*** DATA PROVIDED

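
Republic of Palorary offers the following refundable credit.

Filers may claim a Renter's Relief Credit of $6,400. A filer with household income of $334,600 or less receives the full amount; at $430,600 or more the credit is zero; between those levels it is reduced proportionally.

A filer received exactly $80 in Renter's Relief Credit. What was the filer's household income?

$429,400

$80 is 80/6,400 of the full $6,400, so 6,320/6,400 of the $96,000 range has been used: income = $334,600 + $96,000 × 6,320/6,400 = $429,400.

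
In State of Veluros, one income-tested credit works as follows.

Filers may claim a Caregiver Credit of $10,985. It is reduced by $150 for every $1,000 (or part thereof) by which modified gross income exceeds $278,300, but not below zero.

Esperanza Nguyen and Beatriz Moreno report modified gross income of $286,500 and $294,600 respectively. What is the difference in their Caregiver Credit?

Esperanza ($286,500): Caregiver Credit: income exceeds $278,300 by $8,200, which is 9 full-or-partial $1,000 increments; reduction = 9 × $150 = $1,350, leaving $9,635.
Beatriz ($294,600): Caregiver Credit: income exceeds $278,300 by $16,300, which is 17 full-or-partial $1,000 increments; reduction = 17 × $150 = $2,550, leaving $8,435.
Difference: |$9,635 − $8,435| = $1,200.

$1,200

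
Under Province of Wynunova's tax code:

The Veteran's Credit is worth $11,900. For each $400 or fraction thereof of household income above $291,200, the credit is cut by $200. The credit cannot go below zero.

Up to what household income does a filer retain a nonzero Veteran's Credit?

After 59 increments the reduction is 59 × $200 = $11,800, leaving $100; one more increment wipes it out. Increment 59 ends at excess 59 × $400 = $23,600, so the highest qualifying income is $291,200 + $23,600 = $314,800.

$314,800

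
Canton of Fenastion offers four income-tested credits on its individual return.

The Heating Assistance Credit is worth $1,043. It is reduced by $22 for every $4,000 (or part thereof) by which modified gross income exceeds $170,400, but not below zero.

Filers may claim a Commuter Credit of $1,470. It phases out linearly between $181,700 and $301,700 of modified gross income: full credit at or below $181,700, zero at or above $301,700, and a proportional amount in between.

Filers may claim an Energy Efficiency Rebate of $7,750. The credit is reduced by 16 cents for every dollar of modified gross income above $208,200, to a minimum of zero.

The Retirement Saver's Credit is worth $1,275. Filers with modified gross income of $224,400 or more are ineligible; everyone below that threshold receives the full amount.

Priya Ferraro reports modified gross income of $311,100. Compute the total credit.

Heating Assistance Credit: income exceeds $170,400 by $140,700, which is 36 full-or-partial $4,000 increments; reduction = 36 × $22 = $792, leaving $251.
Commuter Credit: $311,100 is at or above $301,700, so the credit is $0.
Energy Efficiency Rebate: 16% of the $102,900 excess over $208,200 is $16,464 ≥ base, so the credit is $0.
Retirement Saver's Credit: $311,100 meets or exceeds the $224,400 cutoff, so the credit is $0.
Total: $251 + $0 + $0 + $0 = $251.

$251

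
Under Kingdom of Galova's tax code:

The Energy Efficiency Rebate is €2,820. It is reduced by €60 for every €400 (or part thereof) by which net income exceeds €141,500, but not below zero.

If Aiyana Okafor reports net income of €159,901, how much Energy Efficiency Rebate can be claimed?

€0

Energy Efficiency Rebate: income exceeds €141,500 by €18,401 → 47 increments × €60 = €2,820 ≥ base, so the credit is €0.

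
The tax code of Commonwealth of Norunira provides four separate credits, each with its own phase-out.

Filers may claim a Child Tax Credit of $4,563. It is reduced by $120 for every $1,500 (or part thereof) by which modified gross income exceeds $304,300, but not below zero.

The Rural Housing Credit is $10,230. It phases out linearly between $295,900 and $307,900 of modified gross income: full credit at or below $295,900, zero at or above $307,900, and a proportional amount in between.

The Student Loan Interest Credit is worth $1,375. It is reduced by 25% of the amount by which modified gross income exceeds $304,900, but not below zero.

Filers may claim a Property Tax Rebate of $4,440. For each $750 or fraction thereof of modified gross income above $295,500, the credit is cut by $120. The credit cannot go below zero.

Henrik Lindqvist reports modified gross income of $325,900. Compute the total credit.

Child Tax Credit: income exceeds $304,300 by $21,600, which is 15 full-or-partial $1,500 increments; reduction = 15 × $120 = $1,800, leaving $2,763.
Rural Housing Credit: $325,900 is at or above $307,900, so the credit is $0.
Student Loan Interest Credit: 25% of the $21,000 excess over $304,900 is $5,250 ≥ base, so the credit is $0.
Property Tax Rebate: income exceeds $295,500 by $30,400 → 41 increments × $120 = $4,920 ≥ base, so the credit is $0.
Total: $2,763 + $0 + $0 + $0 = $2,763.

$2,763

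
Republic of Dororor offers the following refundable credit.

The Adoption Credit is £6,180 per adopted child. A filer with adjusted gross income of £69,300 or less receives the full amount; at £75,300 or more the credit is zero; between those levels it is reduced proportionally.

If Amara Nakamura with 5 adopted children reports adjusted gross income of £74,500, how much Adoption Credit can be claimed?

Adoption Credit: base = 5 × £6,180 = £30,900. £74,500 is £5,200 into a £6,000 phase-out range, leaving 800/6,000 of the credit: £30,900 × 800/6,000 = £4,120.

£4,120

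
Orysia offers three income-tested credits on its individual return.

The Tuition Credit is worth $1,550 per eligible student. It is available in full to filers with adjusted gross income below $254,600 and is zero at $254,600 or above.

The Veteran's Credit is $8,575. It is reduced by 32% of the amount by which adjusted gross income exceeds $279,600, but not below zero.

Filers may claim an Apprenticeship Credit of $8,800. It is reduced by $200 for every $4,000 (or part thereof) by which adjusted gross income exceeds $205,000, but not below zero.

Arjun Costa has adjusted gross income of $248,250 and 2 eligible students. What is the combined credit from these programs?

$18,275

Tuition Credit: base = 2 × $1,550 = $3,100. $248,250 is below the $254,600 cutoff, so the full $3,100 applies.
Veteran's Credit: $248,250 is at or below the $279,600 threshold, so the full $8,575 applies.
Apprenticeship Credit: income exceeds $205,000 by $43,250, which is 11 full-or-partial $4,000 increments; reduction = 11 × $200 = $2,200, leaving $6,600.
Total: $3,100 + $8,575 + $6,600 = $18,275.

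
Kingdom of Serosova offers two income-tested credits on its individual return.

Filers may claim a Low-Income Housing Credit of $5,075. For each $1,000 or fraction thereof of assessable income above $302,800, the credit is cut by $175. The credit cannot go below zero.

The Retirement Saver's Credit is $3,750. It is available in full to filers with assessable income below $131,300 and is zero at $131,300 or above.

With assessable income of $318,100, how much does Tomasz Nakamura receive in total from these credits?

Low-Income Housing Credit: income exceeds $302,800 by $15,300, which is 16 full-or-partial $1,000 increments; reduction = 16 × $175 = $2,800, leaving $2,275.
Retirement Saver's Credit: $318,100 meets or exceeds the $131,300 cutoff, so the credit is $0.
Total: $2,275 + $0 = $2,275.

$2,275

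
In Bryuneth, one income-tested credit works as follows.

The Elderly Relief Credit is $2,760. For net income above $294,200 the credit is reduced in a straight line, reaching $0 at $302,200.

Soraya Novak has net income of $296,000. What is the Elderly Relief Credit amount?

Elderly Relief Credit: $296,000 is $1,800 into a $8,000 phase-out range, leaving 6,200/8,000 of the credit: $2,760 × 6,200/8,000 = $2,139.

$2,139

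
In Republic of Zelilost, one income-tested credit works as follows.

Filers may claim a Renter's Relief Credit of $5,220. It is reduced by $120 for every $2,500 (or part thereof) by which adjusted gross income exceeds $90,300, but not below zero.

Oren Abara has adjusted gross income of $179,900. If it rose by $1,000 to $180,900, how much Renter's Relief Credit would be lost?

$120

At $179,900 — income exceeds $90,300 by $89,600, which is 36 full-or-partial $2,500 increments; reduction = 36 × $120 = $4,320, leaving $900.
At $180,900 — income exceeds $90,300 by $90,600, which is 37 full-or-partial $2,500 increments; reduction = 37 × $120 = $4,440, leaving $780.
Lost: $900 − $780 = $120.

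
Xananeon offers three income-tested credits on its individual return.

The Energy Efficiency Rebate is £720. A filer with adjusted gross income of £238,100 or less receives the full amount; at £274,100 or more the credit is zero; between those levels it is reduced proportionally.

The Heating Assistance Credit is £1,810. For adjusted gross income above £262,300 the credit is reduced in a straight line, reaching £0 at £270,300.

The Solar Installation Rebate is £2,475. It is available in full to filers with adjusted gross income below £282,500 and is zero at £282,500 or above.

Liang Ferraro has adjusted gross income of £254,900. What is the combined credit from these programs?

Energy Efficiency Rebate: £254,900 is £16,800 into a £36,000 phase-out range, leaving 19,200/36,000 of the credit: £720 × 19,200/36,000 = £384.
Heating Assistance Credit: £254,900 is at or below the £262,300 threshold, so the full £1,810 applies.
Solar Installation Rebate: £254,900 is below the £282,500 cutoff, so the full £2,475 applies.
Total: £384 + £1,810 + £2,475 = £4,669.

£4,669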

******

BRIEF:
Above are some records; copy exactly the lines from the one with "The Elderly Relief Credit is" through the one with "Filers may claim a Renter's Relief Credit of $5,220.", both included, and no others.

THE ANSWER:
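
The Elderly Relief Credit is $2,760. For net income above $294,200 the credit is reduced in a straight line, reaching $0 at $302,200.

Soraya Novak has net income of $296,000. What is the Elderly Relief Credit amount?

Elderly Relief Credit: $296,000 is $1,800 into a $8,000 phase-out range, leaving 6,200/8,000 of the credit: $2,760 × 6,200/8,000 = $2,139.

$2,139

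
In Republic of Zelilost, one income-tested credit works as follows.

Filers may claim a Renter's Relief Credit of $5,220. It is reduced by $120 for every $2,500 (or part thereof) by which adjusted gross income exceeds $90,300, but not below zero.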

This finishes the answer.